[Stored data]
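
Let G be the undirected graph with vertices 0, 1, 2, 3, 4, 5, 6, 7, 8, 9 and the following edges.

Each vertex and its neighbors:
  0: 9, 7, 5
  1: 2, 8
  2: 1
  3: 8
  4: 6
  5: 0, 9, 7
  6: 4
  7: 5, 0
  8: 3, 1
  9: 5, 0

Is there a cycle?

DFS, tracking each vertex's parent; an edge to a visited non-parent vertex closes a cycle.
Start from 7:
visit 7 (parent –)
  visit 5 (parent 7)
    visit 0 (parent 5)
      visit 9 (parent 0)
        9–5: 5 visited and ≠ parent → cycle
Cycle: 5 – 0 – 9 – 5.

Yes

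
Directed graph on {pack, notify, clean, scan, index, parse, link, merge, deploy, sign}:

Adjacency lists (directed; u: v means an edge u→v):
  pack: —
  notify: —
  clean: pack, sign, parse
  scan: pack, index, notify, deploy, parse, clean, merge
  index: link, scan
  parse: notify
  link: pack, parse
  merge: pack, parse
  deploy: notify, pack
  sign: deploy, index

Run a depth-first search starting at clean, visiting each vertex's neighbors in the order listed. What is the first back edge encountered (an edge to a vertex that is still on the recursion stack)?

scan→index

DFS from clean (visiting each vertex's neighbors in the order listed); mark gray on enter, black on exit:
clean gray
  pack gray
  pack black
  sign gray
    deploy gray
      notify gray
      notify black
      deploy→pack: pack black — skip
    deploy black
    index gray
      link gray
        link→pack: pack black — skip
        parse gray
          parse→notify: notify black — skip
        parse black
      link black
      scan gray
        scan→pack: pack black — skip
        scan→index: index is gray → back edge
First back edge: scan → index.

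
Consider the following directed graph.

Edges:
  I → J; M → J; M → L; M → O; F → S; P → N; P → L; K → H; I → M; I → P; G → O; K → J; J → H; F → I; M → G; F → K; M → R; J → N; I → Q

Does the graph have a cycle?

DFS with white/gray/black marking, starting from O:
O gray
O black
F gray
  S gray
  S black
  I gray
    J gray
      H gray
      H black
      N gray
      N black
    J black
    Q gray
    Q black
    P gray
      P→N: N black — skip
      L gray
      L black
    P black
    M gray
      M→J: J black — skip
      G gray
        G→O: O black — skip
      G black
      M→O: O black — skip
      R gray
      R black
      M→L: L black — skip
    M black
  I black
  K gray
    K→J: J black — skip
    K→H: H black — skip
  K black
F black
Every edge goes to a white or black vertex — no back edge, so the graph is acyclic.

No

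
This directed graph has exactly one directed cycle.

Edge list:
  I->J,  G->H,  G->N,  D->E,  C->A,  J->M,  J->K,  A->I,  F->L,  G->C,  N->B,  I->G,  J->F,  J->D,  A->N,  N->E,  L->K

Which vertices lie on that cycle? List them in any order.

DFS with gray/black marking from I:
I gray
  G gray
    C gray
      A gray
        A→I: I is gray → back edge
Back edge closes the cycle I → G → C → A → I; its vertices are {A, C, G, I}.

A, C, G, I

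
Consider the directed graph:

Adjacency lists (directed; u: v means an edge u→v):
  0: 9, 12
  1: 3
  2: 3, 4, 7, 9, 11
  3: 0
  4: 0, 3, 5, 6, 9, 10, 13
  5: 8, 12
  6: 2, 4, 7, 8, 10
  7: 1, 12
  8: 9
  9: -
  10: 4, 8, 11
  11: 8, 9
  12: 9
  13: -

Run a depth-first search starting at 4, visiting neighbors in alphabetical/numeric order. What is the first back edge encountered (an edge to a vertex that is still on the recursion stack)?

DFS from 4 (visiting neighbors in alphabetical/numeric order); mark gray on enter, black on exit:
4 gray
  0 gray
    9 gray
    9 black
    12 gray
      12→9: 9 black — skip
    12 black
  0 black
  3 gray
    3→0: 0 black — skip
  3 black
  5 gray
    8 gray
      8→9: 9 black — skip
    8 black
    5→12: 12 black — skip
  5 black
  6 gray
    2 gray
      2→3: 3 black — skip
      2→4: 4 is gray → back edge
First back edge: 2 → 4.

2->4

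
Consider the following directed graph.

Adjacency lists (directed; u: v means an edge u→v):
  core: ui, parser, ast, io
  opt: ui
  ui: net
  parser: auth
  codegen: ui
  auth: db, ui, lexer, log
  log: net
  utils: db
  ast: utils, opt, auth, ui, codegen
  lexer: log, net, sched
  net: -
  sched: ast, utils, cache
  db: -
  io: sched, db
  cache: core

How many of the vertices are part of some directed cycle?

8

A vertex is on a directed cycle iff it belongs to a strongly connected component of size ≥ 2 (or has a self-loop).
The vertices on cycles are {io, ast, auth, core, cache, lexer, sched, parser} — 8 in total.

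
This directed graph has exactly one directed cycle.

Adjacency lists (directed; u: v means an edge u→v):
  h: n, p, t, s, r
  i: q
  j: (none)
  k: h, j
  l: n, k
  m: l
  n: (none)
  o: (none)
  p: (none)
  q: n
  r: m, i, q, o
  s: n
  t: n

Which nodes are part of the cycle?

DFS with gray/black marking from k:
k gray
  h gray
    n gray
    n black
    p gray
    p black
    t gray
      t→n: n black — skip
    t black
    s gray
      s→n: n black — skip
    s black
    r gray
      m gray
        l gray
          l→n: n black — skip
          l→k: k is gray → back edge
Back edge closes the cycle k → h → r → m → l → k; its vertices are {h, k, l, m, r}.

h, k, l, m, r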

==

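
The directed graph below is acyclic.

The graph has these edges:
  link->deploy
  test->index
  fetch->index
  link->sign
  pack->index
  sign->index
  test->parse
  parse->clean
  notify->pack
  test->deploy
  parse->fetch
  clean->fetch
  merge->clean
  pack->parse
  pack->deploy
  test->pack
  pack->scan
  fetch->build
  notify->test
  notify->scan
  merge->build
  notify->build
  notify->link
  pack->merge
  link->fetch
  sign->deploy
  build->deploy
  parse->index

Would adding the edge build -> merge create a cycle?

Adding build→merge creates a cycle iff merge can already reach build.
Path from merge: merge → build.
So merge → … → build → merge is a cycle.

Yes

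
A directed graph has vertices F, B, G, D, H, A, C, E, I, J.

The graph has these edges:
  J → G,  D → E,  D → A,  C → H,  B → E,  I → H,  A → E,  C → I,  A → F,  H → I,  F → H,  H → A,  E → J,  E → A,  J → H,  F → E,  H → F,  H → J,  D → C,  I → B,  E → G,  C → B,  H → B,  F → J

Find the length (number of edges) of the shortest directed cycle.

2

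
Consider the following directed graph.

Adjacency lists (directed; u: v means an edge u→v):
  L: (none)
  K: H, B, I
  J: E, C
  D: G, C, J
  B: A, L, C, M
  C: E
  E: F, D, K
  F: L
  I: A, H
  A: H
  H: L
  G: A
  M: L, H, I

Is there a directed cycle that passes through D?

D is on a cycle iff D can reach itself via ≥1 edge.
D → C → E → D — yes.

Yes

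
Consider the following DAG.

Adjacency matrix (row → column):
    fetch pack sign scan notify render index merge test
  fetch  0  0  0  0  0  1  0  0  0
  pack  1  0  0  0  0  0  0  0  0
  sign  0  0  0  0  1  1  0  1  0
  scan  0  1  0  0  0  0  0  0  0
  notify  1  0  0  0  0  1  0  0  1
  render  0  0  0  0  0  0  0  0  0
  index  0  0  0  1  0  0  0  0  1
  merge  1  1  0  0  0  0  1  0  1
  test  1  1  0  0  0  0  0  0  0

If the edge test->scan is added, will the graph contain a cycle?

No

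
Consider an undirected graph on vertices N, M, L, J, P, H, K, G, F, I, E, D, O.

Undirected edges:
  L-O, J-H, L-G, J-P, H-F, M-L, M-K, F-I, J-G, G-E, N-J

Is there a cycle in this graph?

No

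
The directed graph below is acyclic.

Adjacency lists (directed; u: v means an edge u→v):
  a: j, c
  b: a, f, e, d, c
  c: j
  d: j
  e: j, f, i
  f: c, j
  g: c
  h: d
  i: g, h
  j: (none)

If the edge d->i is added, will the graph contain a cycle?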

==

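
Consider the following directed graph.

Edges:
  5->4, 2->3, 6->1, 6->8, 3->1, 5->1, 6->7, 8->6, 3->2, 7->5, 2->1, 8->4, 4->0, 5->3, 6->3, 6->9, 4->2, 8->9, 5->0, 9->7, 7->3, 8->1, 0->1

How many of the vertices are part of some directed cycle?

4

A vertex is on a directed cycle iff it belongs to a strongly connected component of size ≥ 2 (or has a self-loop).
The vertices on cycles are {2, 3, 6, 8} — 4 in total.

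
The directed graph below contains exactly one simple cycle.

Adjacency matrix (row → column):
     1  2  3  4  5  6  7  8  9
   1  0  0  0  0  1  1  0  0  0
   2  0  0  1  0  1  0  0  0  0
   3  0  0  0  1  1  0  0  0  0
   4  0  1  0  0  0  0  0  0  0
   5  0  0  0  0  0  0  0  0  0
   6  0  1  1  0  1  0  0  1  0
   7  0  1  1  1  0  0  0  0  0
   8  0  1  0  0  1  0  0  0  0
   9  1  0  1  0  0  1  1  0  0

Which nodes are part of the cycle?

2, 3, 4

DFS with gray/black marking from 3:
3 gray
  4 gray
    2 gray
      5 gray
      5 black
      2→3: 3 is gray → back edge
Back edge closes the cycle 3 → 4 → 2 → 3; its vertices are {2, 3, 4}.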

* **Your instructions**
Copy out, word for word, the part of the entries above that begins at the line with "Let G be the" and ends at the line with "sign: deploy, index", including both.

* **Result for this task**
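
Let G be the undirected graph with vertices 0, 1, 2, 3, 4, 5, 6, 7, 8, 9 and the following edges.

Each vertex and its neighbors:
  0: 9, 7, 5
  1: 2, 8
  2: 1
  3: 8
  4: 6
  5: 0, 9, 7
  6: 4
  7: 5, 0
  8: 3, 1
  9: 5, 0

Is there a cycle?

DFS, tracking each vertex's parent; an edge to a visited non-parent vertex closes a cycle.
Start from 7:
visit 7 (parent –)
  visit 5 (parent 7)
    visit 0 (parent 5)
      visit 9 (parent 0)
        9–5: 5 visited and ≠ parent → cycle
Cycle: 5 – 0 – 9 – 5.

Yes

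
Directed graph on {pack, notify, clean, scan, index, parse, link, merge, deploy, sign}:

Adjacency lists (directed; u: v means an edge u→v):
  pack: —
  notify: —
  clean: pack, sign, parse
  scan: pack, index, notify, deploy, parse, clean, merge
  index: link, scan
  parse: notify
  link: pack, parse
  merge: pack, parse
  deploy: notify, pack
  sign: deploy, index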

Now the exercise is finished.